Task to complete:
Every line of the records that contains "Terminal" should be tallied, and only the resulting number returned.

-------- Records for this exercise --------

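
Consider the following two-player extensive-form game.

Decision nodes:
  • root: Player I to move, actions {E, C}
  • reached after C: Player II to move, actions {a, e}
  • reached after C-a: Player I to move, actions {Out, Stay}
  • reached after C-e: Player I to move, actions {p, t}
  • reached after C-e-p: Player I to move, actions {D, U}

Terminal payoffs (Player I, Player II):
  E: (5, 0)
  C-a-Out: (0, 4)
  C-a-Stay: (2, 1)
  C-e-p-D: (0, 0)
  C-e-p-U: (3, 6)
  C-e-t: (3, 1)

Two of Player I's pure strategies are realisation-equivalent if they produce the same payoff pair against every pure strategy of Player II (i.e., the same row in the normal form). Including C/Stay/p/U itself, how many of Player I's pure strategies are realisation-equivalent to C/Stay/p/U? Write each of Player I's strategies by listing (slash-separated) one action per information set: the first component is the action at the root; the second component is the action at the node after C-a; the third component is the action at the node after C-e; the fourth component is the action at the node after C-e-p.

Row for C/Stay/p/U (columns a, e): (2,1) (3,6).
Every one of Player I's information sets is on the play path for some reply by Player II when Player I follows C/Stay/p/U.
Changing the action at any of them therefore changes at least one column, so only C/Stay/p/U itself gives this row.

1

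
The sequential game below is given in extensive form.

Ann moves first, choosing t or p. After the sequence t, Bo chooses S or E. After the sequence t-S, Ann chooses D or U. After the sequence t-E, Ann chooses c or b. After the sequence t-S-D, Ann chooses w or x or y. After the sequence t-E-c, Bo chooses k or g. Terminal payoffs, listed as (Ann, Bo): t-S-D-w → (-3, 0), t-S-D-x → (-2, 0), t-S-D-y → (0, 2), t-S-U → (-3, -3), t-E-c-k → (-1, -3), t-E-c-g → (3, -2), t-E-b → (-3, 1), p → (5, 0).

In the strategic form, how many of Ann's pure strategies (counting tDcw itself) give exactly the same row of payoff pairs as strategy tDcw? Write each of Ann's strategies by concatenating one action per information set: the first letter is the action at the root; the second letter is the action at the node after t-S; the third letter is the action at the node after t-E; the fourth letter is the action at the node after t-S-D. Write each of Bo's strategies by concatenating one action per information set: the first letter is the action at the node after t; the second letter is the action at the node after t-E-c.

Row for tDcw (columns Sk, Sg, Ek, Eg): (-3,0) (-3,0) (-1,-3) (3,-2).
Every one of Ann's information sets is on the play path for some reply by Bo when Ann follows tDcw.
Changing the action at any of them therefore changes at least one column, so only tDcw itself gives this row.

1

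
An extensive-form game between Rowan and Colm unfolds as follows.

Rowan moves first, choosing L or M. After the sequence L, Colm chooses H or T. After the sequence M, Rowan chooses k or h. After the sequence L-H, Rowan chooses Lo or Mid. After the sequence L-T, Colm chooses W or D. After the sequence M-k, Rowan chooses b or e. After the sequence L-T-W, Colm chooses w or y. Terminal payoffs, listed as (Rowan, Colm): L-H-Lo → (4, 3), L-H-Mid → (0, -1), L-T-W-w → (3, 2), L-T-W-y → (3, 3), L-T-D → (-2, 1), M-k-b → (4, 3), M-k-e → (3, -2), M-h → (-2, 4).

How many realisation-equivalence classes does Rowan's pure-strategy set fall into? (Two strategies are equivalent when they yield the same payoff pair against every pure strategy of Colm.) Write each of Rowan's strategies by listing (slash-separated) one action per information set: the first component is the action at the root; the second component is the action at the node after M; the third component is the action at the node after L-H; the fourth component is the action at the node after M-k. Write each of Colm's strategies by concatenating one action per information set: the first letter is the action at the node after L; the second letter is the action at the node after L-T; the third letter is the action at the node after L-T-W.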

--------

Answer:
3